Stored data entries:
=== Begin Enclosure ===

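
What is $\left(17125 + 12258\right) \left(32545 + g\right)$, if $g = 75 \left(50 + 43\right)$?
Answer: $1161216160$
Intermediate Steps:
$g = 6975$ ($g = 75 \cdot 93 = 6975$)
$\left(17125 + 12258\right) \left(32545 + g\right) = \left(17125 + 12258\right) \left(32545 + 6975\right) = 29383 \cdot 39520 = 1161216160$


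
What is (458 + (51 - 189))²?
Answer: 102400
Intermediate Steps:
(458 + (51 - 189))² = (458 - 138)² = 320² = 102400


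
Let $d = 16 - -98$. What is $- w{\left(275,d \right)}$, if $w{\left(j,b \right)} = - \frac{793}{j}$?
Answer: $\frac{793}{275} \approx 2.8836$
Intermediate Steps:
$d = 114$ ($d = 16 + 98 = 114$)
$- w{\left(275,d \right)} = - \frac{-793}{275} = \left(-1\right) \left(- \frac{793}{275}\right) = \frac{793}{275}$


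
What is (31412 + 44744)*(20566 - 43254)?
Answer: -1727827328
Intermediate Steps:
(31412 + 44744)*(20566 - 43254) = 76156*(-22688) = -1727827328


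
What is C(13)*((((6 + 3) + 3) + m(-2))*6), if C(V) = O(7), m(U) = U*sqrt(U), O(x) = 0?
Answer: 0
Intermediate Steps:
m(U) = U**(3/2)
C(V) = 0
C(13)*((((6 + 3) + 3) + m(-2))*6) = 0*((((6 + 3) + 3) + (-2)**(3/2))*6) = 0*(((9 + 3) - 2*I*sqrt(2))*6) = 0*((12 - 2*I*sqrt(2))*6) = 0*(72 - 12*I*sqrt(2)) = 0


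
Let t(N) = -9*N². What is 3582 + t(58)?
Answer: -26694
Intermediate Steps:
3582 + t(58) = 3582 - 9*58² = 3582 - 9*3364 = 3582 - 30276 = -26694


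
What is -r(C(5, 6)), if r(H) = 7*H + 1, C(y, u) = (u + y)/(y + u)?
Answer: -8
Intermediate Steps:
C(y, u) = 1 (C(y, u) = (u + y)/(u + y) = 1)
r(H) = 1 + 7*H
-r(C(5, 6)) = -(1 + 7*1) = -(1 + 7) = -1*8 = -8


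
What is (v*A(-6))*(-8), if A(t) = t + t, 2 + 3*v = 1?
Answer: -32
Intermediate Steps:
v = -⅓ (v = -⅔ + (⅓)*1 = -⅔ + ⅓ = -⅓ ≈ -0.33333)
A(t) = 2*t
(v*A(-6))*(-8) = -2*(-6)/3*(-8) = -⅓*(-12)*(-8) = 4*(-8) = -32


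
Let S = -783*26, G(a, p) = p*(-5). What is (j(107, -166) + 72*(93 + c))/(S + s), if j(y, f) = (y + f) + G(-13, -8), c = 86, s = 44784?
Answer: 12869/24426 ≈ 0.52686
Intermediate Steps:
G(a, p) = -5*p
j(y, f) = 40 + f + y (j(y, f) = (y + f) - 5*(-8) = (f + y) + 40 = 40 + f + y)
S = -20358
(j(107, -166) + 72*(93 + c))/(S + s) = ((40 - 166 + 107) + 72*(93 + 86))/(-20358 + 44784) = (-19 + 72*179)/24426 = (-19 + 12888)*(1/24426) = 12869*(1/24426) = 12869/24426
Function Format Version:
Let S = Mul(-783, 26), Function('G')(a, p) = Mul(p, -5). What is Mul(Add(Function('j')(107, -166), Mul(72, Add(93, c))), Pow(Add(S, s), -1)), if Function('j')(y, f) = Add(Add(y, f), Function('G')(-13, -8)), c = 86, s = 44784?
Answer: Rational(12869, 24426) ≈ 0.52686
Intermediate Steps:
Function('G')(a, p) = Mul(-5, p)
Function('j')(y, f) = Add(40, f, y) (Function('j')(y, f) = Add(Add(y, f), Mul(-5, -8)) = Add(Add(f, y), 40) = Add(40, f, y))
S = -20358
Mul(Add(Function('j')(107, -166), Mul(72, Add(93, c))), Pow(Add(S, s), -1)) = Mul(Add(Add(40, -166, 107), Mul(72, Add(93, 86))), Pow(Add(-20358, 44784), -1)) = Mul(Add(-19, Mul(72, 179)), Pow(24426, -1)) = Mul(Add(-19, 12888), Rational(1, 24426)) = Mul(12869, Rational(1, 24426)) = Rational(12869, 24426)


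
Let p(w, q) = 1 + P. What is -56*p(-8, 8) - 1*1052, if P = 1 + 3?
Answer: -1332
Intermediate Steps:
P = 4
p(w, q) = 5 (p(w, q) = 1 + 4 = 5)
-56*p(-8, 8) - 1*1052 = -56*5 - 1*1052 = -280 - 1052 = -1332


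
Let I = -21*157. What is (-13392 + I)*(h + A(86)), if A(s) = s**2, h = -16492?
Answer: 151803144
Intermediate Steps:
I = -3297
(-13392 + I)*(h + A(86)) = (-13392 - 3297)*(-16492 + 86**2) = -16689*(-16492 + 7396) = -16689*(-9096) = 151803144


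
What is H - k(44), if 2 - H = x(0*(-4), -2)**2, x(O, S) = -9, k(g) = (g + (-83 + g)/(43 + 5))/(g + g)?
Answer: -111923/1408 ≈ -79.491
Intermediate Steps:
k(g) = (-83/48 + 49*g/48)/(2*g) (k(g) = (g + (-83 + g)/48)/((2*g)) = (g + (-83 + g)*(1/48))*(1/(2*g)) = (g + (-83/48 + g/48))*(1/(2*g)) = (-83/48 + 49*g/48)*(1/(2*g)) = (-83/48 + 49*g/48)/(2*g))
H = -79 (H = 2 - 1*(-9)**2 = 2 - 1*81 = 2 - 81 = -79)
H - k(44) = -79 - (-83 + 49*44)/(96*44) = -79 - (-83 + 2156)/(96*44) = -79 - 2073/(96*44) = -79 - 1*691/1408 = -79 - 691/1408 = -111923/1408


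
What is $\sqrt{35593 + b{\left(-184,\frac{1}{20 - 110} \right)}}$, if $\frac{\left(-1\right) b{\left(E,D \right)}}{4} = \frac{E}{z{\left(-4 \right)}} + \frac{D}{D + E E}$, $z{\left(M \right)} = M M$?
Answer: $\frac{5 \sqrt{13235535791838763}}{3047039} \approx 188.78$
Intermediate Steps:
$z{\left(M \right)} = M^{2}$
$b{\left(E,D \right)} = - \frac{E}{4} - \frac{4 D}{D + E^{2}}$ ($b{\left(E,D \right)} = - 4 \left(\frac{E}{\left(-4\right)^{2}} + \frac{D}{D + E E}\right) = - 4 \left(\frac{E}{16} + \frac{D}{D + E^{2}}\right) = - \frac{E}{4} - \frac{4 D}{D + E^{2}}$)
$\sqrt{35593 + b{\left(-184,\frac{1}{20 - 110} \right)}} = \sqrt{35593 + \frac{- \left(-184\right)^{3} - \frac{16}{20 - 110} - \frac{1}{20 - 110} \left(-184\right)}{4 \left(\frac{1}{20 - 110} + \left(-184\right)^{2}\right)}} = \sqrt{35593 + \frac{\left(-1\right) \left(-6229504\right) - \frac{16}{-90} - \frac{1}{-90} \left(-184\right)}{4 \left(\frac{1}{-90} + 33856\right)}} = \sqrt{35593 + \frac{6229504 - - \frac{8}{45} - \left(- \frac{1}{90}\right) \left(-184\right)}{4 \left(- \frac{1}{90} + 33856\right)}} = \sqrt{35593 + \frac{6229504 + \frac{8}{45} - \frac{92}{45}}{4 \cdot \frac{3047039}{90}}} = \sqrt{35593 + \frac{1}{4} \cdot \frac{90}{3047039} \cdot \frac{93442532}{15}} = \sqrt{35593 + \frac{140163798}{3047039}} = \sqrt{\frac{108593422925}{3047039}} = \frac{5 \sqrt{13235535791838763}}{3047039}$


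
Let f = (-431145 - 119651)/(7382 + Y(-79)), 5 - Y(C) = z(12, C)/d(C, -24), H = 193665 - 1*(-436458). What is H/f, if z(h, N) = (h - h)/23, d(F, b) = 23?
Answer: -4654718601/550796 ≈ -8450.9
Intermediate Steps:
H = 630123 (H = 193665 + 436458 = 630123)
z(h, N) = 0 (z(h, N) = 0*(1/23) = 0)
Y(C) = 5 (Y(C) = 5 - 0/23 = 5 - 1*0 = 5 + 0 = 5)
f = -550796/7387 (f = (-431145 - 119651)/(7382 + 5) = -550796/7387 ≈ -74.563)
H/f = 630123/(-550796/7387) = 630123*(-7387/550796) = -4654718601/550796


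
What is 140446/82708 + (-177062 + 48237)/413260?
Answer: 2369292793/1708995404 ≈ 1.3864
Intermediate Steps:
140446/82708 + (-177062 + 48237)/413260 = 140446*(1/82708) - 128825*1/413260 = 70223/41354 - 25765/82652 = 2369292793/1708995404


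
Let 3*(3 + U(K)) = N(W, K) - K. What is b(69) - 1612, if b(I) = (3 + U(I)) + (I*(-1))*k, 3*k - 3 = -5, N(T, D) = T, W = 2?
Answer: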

=== End Enclosure ===

EXERCISE. Above this instruction are the records; retype exactly the lines from the one containing "Let p(w, q)" up to and including the one containing "Answer: -111923/1408 ≈ -79.491".

TASK RESULT.
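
Let p(w, q) = 1 + P. What is -56*p(-8, 8) - 1*1052, if P = 1 + 3?
Answer: -1332
Intermediate Steps:
P = 4
p(w, q) = 5 (p(w, q) = 1 + 4 = 5)
-56*p(-8, 8) - 1*1052 = -56*5 - 1*1052 = -280 - 1052 = -1332


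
Let I = -21*157. What is (-13392 + I)*(h + A(86)), if A(s) = s**2, h = -16492?
Answer: 151803144
Intermediate Steps:
I = -3297
(-13392 + I)*(h + A(86)) = (-13392 - 3297)*(-16492 + 86**2) = -16689*(-16492 + 7396) = -16689*(-9096) = 151803144


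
What is H - k(44), if 2 - H = x(0*(-4), -2)**2, x(O, S) = -9, k(g) = (g + (-83 + g)/(43 + 5))/(g + g)?
Answer: -111923/1408 ≈ -79.491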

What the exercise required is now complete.